◆ REQUIRED WORK: Scan the data below and pick out the lines containing the word "occupies".

◆ Dataset items:
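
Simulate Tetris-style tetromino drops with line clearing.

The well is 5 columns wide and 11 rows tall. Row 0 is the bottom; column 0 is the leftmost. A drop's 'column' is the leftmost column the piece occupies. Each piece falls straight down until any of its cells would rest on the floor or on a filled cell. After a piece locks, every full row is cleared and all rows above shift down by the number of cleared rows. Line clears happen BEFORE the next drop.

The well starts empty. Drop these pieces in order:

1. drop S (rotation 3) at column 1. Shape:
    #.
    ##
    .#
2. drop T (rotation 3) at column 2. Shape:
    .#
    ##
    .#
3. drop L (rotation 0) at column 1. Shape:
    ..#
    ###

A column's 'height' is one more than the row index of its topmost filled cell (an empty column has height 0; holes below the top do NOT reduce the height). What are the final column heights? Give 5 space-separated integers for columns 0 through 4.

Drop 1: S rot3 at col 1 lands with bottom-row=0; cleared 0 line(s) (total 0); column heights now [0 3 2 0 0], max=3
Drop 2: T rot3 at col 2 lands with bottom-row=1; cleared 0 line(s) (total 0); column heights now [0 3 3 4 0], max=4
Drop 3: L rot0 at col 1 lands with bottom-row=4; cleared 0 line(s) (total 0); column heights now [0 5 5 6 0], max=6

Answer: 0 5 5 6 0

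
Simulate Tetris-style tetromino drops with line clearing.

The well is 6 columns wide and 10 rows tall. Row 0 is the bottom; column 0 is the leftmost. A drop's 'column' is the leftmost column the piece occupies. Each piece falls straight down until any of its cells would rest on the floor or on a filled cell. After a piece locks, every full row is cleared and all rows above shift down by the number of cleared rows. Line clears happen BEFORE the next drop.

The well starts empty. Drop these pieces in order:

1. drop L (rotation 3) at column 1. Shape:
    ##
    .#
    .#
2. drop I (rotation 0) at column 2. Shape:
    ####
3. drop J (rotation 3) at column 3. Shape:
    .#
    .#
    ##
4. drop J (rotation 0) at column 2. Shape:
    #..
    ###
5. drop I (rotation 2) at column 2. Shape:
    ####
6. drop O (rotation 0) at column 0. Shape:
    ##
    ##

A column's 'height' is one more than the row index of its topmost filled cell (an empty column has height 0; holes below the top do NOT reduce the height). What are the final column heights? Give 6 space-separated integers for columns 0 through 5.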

--

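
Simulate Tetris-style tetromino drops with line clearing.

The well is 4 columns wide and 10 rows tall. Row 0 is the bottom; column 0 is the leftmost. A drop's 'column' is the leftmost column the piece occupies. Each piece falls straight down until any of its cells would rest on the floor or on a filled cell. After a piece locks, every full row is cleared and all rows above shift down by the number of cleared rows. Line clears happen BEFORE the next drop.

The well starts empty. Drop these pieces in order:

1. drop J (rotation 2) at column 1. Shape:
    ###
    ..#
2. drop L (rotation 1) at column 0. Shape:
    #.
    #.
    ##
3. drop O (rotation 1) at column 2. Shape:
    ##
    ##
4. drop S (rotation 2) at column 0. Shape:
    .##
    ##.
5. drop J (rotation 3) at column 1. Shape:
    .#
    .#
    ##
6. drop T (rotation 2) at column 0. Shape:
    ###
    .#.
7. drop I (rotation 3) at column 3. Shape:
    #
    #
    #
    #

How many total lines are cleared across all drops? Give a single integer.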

◆ WRITTEN ANSWER:
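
The well is 5 columns wide and 11 rows tall. Row 0 is the bottom; column 0 is the leftmost. A drop's 'column' is the leftmost column the piece occupies. Each piece falls straight down until any of its cells would rest on the floor or on a filled cell. After a piece locks, every full row is cleared and all rows above shift down by the number of cleared rows. Line clears happen BEFORE the next drop.
The well is 6 columns wide and 10 rows tall. Row 0 is the bottom; column 0 is the leftmost. A drop's 'column' is the leftmost column the piece occupies. Each piece falls straight down until any of its cells would rest on the floor or on a filled cell. After a piece locks, every full row is cleared and all rows above shift down by the number of cleared rows. Line clears happen BEFORE the next drop.
The well is 4 columns wide and 10 rows tall. Row 0 is the bottom; column 0 is the leftmost. A drop's 'column' is the leftmost column the piece occupies. Each piece falls straight down until any of its cells would rest on the floor or on a filled cell. After a piece locks, every full row is cleared and all rows above shift down by the number of cleared rows. Line clears happen BEFORE the next drop.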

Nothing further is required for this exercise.